TASK INSTRUCTIONS ▸
Please transcribe, exactly and only, the lines of the records below from the one holding "Among the 7" to the very end.
......
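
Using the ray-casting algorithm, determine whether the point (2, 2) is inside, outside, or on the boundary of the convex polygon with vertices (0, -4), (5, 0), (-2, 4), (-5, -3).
The point (2, 2) lies strictly outside the polygon

Cast a horizontal ray to the right from the query point and count how many polygon edges it crosses (each edge strictly once or zero times, handled with the usual half-open convention). 
Parity of crossings → even ⇒ outside.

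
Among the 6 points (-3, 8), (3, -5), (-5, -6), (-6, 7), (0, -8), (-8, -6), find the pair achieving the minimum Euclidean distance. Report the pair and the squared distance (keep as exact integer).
Pair = ((-5, -6), (-8, -6)); squared distance = 9

Compute all C(6, 2) = 15 pairwise squared distances (x_i − x_j)² + (y_i − y_j)². The minimum is 9, attained by the pair ((-5, -6), (-8, -6)).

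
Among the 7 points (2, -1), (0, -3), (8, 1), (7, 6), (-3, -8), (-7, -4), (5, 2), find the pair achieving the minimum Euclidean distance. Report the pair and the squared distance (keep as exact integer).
Pair = ((2, -1), (0, -3)); squared distance = 8

Compute all C(7, 2) = 21 pairwise squared distances (x_i − x_j)² + (y_i − y_j)². The minimum is 8, attained by the pair ((2, -1), (0, -3)).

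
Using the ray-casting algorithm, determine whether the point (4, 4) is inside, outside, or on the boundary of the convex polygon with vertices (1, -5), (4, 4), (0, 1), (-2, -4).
The point (4, 4) lies on the polygon boundary

Boundary check: the query satisfies the collinearity and bounding-box conditions for some polygon edge, so it lies exactly on the boundary.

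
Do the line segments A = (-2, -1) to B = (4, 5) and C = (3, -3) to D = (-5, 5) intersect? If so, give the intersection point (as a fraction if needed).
Yes; intersection at (-1/2, 1/2) (t = 1/4 on AB, s = 7/16 on CD)

Parametrize AB as A + t(B − A) = (-2 + 6 t, -1 + 6 t) and CD as C + s(D − C) = (3 + -8 s, -3 + 8 s). Solve the linear system for (t, s). Determinant = -96 ≠ 0, so a unique intersection of the containing lines exists. Solution: t = 1/4, s = 7/16 — both in [0, 1], so the segments cross. Intersection point: (-1/2, 1/2).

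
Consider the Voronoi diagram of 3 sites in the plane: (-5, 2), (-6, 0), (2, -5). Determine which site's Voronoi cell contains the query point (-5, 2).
Nearest site = (-5, 2)

The Voronoi cell of site s contains exactly those query points closer to s than to any other site. Compute squared distances from q = (-5, 2) to each site:
  (-5 − -5)² + (2 − 2)² = 0
  (-6 − -5)² + (0 − 2)² = 5
  (2 − -5)² + (-5 − 2)² = 98
Minimum is attained by (-5, 2), so q lies in its Voronoi cell.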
......
REPLY TO THE TASK ▸
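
Among the 7 points (2, -1), (0, -3), (8, 1), (7, 6), (-3, -8), (-7, -4), (5, 2), find the pair achieving the minimum Euclidean distance. Report the pair and the squared distance (keep as exact integer).
Pair = ((2, -1), (0, -3)); squared distance = 8

Compute all C(7, 2) = 21 pairwise squared distances (x_i − x_j)² + (y_i − y_j)². The minimum is 8, attained by the pair ((2, -1), (0, -3)).

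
Using the ray-casting algorithm, determine whether the point (4, 4) is inside, outside, or on the boundary of the convex polygon with vertices (1, -5), (4, 4), (0, 1), (-2, -4).
The point (4, 4) lies on the polygon boundary

Boundary check: the query satisfies the collinearity and bounding-box conditions for some polygon edge, so it lies exactly on the boundary.

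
Do the line segments A = (-2, -1) to B = (4, 5) and C = (3, -3) to D = (-5, 5) intersect? If so, give the intersection point (as a fraction if needed).
Yes; intersection at (-1/2, 1/2) (t = 1/4 on AB, s = 7/16 on CD)

Parametrize AB as A + t(B − A) = (-2 + 6 t, -1 + 6 t) and CD as C + s(D − C) = (3 + -8 s, -3 + 8 s). Solve the linear system for (t, s). Determinant = -96 ≠ 0, so a unique intersection of the containing lines exists. Solution: t = 1/4, s = 7/16 — both in [0, 1], so the segments cross. Intersection point: (-1/2, 1/2).

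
Consider the Voronoi diagram of 3 sites in the plane: (-5, 2), (-6, 0), (2, -5). Determine which site's Voronoi cell contains the query point (-5, 2).
Nearest site = (-5, 2)

The Voronoi cell of site s contains exactly those query points closer to s than to any other site. Compute squared distances from q = (-5, 2) to each site:
  (-5 − -5)² + (2 − 2)² = 0
  (-6 − -5)² + (0 − 2)² = 5
  (2 − -5)² + (-5 − 2)² = 98
Minimum is attained by (-5, 2), so q lies in its Voronoi cell.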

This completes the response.